• WORK ORDER:
Start with the first line of the records below. Output each line exactly, ending with the one that contains "cottage cheese ($0.55".

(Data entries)

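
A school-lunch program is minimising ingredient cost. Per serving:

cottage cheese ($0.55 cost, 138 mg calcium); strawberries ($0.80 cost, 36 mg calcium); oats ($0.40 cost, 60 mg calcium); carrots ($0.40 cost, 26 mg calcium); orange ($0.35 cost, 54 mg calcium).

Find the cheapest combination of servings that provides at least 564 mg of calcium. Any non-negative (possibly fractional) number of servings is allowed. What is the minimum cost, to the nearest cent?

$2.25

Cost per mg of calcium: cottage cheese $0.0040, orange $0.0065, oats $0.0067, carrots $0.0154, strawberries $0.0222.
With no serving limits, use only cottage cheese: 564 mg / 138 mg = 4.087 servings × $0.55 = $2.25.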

• YOUR SOLUTION:
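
A school-lunch program is minimising ingredient cost. Per serving:

cottage cheese ($0.55 cost, 138 mg calcium); strawberries ($0.80 cost, 36 mg calcium); oats ($0.40 cost, 60 mg calcium); carrots ($0.40 cost, 26 mg calcium); orange ($0.35 cost, 54 mg calcium).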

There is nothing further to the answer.